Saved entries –
-*-*-

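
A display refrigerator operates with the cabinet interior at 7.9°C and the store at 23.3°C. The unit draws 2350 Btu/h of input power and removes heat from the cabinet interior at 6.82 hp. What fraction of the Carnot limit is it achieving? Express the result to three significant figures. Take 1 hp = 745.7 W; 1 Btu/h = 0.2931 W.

0.405

Converting, Q̇_C = 6.820 hp = 17350 Btu/h, so COP_actual = Q̇_C/Ẇ = 17350/2350 = 7.384.
In absolute terms T_C = 281.05 K and T_H = 296.45 K, so ΔT = 15.40 K.
COP_Carnot = T_C/ΔT = 281.05/15.40 = 18.25.
η_II = COP_actual/COP_Carnot = 7.384/18.25 = 0.4046.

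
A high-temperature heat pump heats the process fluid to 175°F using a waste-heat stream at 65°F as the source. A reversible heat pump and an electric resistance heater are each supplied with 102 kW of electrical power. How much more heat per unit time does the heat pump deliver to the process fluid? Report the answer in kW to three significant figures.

487 kW

In absolute terms T_C = 291.48 K and T_H = 352.59 K, so ΔT = 61.11 K.
COP_Carnot = T_H/ΔT = 352.59/61.11 = 5.770.
The heat pump delivers Q̇_H = COP × Ẇ = 588.5 kW; the resistance heater delivers Ẇ = 102.0 kW.
Extra = (COP − 1)·Ẇ = 486.5 kW.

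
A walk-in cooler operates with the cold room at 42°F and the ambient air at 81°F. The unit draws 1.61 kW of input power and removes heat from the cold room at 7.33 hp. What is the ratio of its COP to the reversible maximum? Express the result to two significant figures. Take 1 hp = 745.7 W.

0.26

Converting, Q̇_C = 7.330 hp = 5.466 kW, so COP_actual = Q̇_C/Ẇ = 5.466/1.610 = 3.395.
In absolute terms T_C = 278.71 K and T_H = 300.37 K, so ΔT = 21.67 K.
COP_Carnot = T_C/ΔT = 278.71/21.67 = 12.86.
η_II = COP_actual/COP_Carnot = 3.395/12.86 = 0.2639.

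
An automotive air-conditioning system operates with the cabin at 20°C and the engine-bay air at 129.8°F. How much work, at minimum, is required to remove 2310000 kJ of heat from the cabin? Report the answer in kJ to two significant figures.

270000 kJ

In absolute terms T_C = 293.15 K and T_H = 327.48 K, so ΔT = 34.33 K.
The reversible limit is COP_R = T_C/ΔT = 8.538, so W_min = Q_C/COP = Q_C·ΔT/T_C.
W_min = 2310000 × 34.33/293.15 = 270500 kJ.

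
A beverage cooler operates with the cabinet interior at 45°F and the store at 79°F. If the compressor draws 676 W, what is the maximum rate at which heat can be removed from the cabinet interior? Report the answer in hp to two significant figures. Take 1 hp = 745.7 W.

13 hp

In absolute terms T_C = 280.37 K and T_H = 299.26 K, so ΔT = 18.89 K.
COP_Carnot = T_C/ΔT = 280.37/18.89 = 14.84.
Q̇_max = COP_Carnot × Ẇ = 14.84 × 676.0 W = 10030 W = 13.46 hp.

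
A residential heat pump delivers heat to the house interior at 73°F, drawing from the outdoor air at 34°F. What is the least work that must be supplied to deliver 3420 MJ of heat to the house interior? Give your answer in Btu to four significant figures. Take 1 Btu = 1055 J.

237300 Btu

In absolute terms T_C = 274.26 K and T_H = 295.93 K, so ΔT = 21.67 K.
The reversible limit is COP_HP = T_H/ΔT = 13.66, so W_min = Q_H/COP = Q_H·ΔT/T_H.
W_min = 3420 × 21.67/295.93 = 250.4 MJ = 237300 Btu.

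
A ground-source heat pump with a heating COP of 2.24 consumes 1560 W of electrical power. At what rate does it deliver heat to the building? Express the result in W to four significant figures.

3494 W

Q̇_H = COP_HP × Ẇ = 2.24 × 1560 = 3494 W.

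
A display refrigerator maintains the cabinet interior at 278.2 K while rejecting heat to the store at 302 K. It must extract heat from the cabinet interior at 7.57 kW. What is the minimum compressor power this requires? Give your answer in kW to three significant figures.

0.648 kW

The reservoir spacing is ΔT = 302 − 278.2 = 23.80 K.
COP_Carnot = T_C/ΔT = 278.20/23.80 = 11.69.
Ẇ_min = Q̇/COP_Carnot = 7.570/11.69 = 0.6476 kW.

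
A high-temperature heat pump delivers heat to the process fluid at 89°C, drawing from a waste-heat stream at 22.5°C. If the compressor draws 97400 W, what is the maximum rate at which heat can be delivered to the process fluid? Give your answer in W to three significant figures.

In absolute terms T_C = 295.65 K and T_H = 362.15 K, so ΔT = 66.50 K.
COP_Carnot = T_H/ΔT = 362.15/66.50 = 5.446.
Q̇_max = COP_Carnot × Ẇ = 5.446 × 97400 W = 530400 W.

530000 W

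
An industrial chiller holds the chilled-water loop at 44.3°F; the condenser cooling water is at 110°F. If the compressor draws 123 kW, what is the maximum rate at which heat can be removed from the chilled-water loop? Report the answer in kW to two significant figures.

In absolute terms T_C = 279.98 K and T_H = 316.48 K, so ΔT = 36.50 K.
COP_Carnot = T_C/ΔT = 279.98/36.50 = 7.671.
Q̇_max = COP_Carnot × Ẇ = 7.671 × 123.0 kW = 943.5 kW.

940 kW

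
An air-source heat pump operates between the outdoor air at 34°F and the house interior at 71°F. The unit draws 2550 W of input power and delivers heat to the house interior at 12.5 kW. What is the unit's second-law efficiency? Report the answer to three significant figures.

0.342

Converting, Q̇_H = 12.50 kW = 12500 W, so COP_actual = Q̇_H/Ẇ = 12500/2550 = 4.902.
In absolute terms T_C = 274.26 K and T_H = 294.82 K, so ΔT = 20.56 K.
COP_Carnot = T_H/ΔT = 294.82/20.56 = 14.34.
η_II = COP_actual/COP_Carnot = 4.902/14.34 = 0.3418.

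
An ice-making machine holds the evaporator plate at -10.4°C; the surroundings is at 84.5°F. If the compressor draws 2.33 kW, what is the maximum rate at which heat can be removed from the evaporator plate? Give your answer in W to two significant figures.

In absolute terms T_C = 262.75 K and T_H = 302.32 K, so ΔT = 39.57 K.
COP_Carnot = T_C/ΔT = 262.75/39.57 = 6.641.
Q̇_max = COP_Carnot × Ẇ = 6.641 × 2.330 kW = 15.47 kW = 15470 W.

15000 W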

-*-*-

GOAL OF THE EXERCISE – Would you please copy every line of the data exactly?

EXERCISE ANSWER –
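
A display refrigerator operates with the cabinet interior at 7.9°C and the store at 23.3°C. The unit draws 2350 Btu/h of input power and removes heat from the cabinet interior at 6.82 hp. What fraction of the Carnot limit is it achieving? Express the result to three significant figures. Take 1 hp = 745.7 W; 1 Btu/h = 0.2931 W.

0.405

Converting, Q̇_C = 6.820 hp = 17350 Btu/h, so COP_actual = Q̇_C/Ẇ = 17350/2350 = 7.384.
In absolute terms T_C = 281.05 K and T_H = 296.45 K, so ΔT = 15.40 K.
COP_Carnot = T_C/ΔT = 281.05/15.40 = 18.25.
η_II = COP_actual/COP_Carnot = 7.384/18.25 = 0.4046.

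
A high-temperature heat pump heats the process fluid to 175°F using a waste-heat stream at 65°F as the source. A reversible heat pump and an electric resistance heater are each supplied with 102 kW of electrical power. How much more heat per unit time does the heat pump deliver to the process fluid? Report the answer in kW to three significant figures.

487 kW

In absolute terms T_C = 291.48 K and T_H = 352.59 K, so ΔT = 61.11 K.
COP_Carnot = T_H/ΔT = 352.59/61.11 = 5.770.
The heat pump delivers Q̇_H = COP × Ẇ = 588.5 kW; the resistance heater delivers Ẇ = 102.0 kW.
Extra = (COP − 1)·Ẇ = 486.5 kW.

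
A walk-in cooler operates with the cold room at 42°F and the ambient air at 81°F. The unit draws 1.61 kW of input power and removes heat from the cold room at 7.33 hp. What is the ratio of its COP to the reversible maximum? Express the result to two significant figures. Take 1 hp = 745.7 W.

0.26

Converting, Q̇_C = 7.330 hp = 5.466 kW, so COP_actual = Q̇_C/Ẇ = 5.466/1.610 = 3.395.
In absolute terms T_C = 278.71 K and T_H = 300.37 K, so ΔT = 21.67 K.
COP_Carnot = T_C/ΔT = 278.71/21.67 = 12.86.
η_II = COP_actual/COP_Carnot = 3.395/12.86 = 0.2639.

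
An automotive air-conditioning system operates with the cabin at 20°C and the engine-bay air at 129.8°F. How much work, at minimum, is required to remove 2310000 kJ of heat from the cabin? Report the answer in kJ to two significant figures.

270000 kJ

In absolute terms T_C = 293.15 K and T_H = 327.48 K, so ΔT = 34.33 K.
The reversible limit is COP_R = T_C/ΔT = 8.538, so W_min = Q_C/COP = Q_C·ΔT/T_C.
W_min = 2310000 × 34.33/293.15 = 270500 kJ.

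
A beverage cooler operates with the cabinet interior at 45°F and the store at 79°F. If the compressor draws 676 W, what is the maximum rate at which heat can be removed from the cabinet interior? Report the answer in hp to two significant figures. Take 1 hp = 745.7 W.

13 hp

In absolute terms T_C = 280.37 K and T_H = 299.26 K, so ΔT = 18.89 K.
COP_Carnot = T_C/ΔT = 280.37/18.89 = 14.84.
Q̇_max = COP_Carnot × Ẇ = 14.84 × 676.0 W = 10030 W = 13.46 hp.

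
A residential heat pump delivers heat to the house interior at 73°F, drawing from the outdoor air at 34°F. What is the least work that must be supplied to deliver 3420 MJ of heat to the house interior? Give your answer in Btu to four significant figures. Take 1 Btu = 1055 J.

237300 Btu

In absolute terms T_C = 274.26 K and T_H = 295.93 K, so ΔT = 21.67 K.
The reversible limit is COP_HP = T_H/ΔT = 13.66, so W_min = Q_H/COP = Q_H·ΔT/T_H.
W_min = 3420 × 21.67/295.93 = 250.4 MJ = 237300 Btu.

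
A ground-source heat pump with a heating COP of 2.24 consumes 1560 W of electrical power. At what rate does it deliver heat to the building? Express the result in W to four significant figures.

3494 W

Q̇_H = COP_HP × Ẇ = 2.24 × 1560 = 3494 W.

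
A display refrigerator maintains the cabinet interior at 278.2 K while rejecting heat to the store at 302 K. It must extract heat from the cabinet interior at 7.57 kW. What is the minimum compressor power this requires? Give your answer in kW to three significant figures.

0.648 kW

The reservoir spacing is ΔT = 302 − 278.2 = 23.80 K.
COP_Carnot = T_C/ΔT = 278.20/23.80 = 11.69.
Ẇ_min = Q̇/COP_Carnot = 7.570/11.69 = 0.6476 kW.

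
A high-temperature heat pump delivers heat to the process fluid at 89°C, drawing from a waste-heat stream at 22.5°C. If the compressor draws 97400 W, what is the maximum rate at which heat can be delivered to the process fluid? Give your answer in W to three significant figures.

In absolute terms T_C = 295.65 K and T_H = 362.15 K, so ΔT = 66.50 K.
COP_Carnot = T_H/ΔT = 362.15/66.50 = 5.446.
Q̇_max = COP_Carnot × Ẇ = 5.446 × 97400 W = 530400 W.

530000 W

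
An industrial chiller holds the chilled-water loop at 44.3°F; the condenser cooling water is at 110°F. If the compressor draws 123 kW, what is the maximum rate at which heat can be removed from the chilled-water loop? Report the answer in kW to two significant figures.

In absolute terms T_C = 279.98 K and T_H = 316.48 K, so ΔT = 36.50 K.
COP_Carnot = T_C/ΔT = 279.98/36.50 = 7.671.
Q̇_max = COP_Carnot × Ẇ = 7.671 × 123.0 kW = 943.5 kW.

940 kW

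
An air-source heat pump operates between the outdoor air at 34°F and the house interior at 71°F. The unit draws 2550 W of input power and delivers heat to the house interior at 12.5 kW. What is the unit's second-law efficiency? Report the answer to three significant figures.

0.342

Converting, Q̇_H = 12.50 kW = 12500 W, so COP_actual = Q̇_H/Ẇ = 12500/2550 = 4.902.
In absolute terms T_C = 274.26 K and T_H = 294.82 K, so ΔT = 20.56 K.
COP_Carnot = T_H/ΔT = 294.82/20.56 = 14.34.
η_II = COP_actual/COP_Carnot = 4.902/14.34 = 0.3418.

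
An ice-making machine holds the evaporator plate at -10.4°C; the surroundings is at 84.5°F. If the compressor draws 2.33 kW, what is the maximum rate at which heat can be removed from the evaporator plate? Give your answer in W to two significant figures.

In absolute terms T_C = 262.75 K and T_H = 302.32 K, so ΔT = 39.57 K.
COP_Carnot = T_C/ΔT = 262.75/39.57 = 6.641.
Q̇_max = COP_Carnot × Ẇ = 6.641 × 2.330 kW = 15.47 kW = 15470 W.

15000 W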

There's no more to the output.